**YOUR ASSIGNMENT:**
In the records below, begin at the line that has "interconnect of 7×7" and stop after the line that has "A packet enters the mesh at router (5,6)"; quote those lines verbatim and nothing more.

**DATA UNDER STUDY:**
--
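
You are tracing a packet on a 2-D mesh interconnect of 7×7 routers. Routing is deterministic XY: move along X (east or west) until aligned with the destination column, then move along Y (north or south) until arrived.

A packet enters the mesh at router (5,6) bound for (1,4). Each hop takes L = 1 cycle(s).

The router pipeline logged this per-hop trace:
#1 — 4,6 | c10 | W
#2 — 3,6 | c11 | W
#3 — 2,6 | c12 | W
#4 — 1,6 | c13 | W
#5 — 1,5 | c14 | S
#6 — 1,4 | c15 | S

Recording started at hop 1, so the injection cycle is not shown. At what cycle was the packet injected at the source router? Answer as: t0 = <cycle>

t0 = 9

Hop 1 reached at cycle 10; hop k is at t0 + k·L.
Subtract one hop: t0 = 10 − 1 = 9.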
--
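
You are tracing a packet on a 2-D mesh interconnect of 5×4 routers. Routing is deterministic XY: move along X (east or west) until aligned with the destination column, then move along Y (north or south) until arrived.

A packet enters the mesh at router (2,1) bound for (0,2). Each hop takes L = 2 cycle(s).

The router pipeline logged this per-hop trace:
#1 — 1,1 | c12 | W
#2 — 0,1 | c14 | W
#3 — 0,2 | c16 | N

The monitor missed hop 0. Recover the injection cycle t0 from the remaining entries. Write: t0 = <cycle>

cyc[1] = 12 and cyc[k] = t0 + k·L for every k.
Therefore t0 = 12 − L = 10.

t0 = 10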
--
**OUTPUT FOR THIS EXERCISE:**
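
You are tracing a packet on a 2-D mesh interconnect of 7×7 routers. Routing is deterministic XY: move along X (east or west) until aligned with the destination column, then move along Y (north or south) until arrived.

A packet enters the mesh at router (5,6) bound for (1,4). Each hop takes L = 1 cycle(s).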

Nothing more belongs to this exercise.